_REQUIRED WORK:_ Each line below has to be set down again exactly.

_INFORMATION:_

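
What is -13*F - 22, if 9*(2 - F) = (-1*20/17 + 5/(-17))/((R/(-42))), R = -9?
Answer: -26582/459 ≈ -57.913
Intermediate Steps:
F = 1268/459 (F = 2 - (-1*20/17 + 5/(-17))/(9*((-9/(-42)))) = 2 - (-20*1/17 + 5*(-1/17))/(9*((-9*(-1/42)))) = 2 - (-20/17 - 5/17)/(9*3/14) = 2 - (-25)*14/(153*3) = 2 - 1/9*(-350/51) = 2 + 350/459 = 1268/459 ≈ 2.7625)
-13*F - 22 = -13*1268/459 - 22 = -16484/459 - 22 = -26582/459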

_RESULT OF THE TASK:_
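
What is -13*F - 22, if 9*(2 - F) = (-1*20/17 + 5/(-17))/((R/(-42))), R = -9?
Answer: -26582/459 ≈ -57.913
Intermediate Steps:
F = 1268/459 (F = 2 - (-1*20/17 + 5/(-17))/(9*((-9/(-42)))) = 2 - (-20*1/17 + 5*(-1/17))/(9*((-9*(-1/42)))) = 2 - (-20/17 - 5/17)/(9*3/14) = 2 - (-25)*14/(153*3) = 2 - 1/9*(-350/51) = 2 + 350/459 = 1268/459 ≈ 2.7625)
-13*F - 22 = -13*1268/459 - 22 = -16484/459 - 22 = -26582/459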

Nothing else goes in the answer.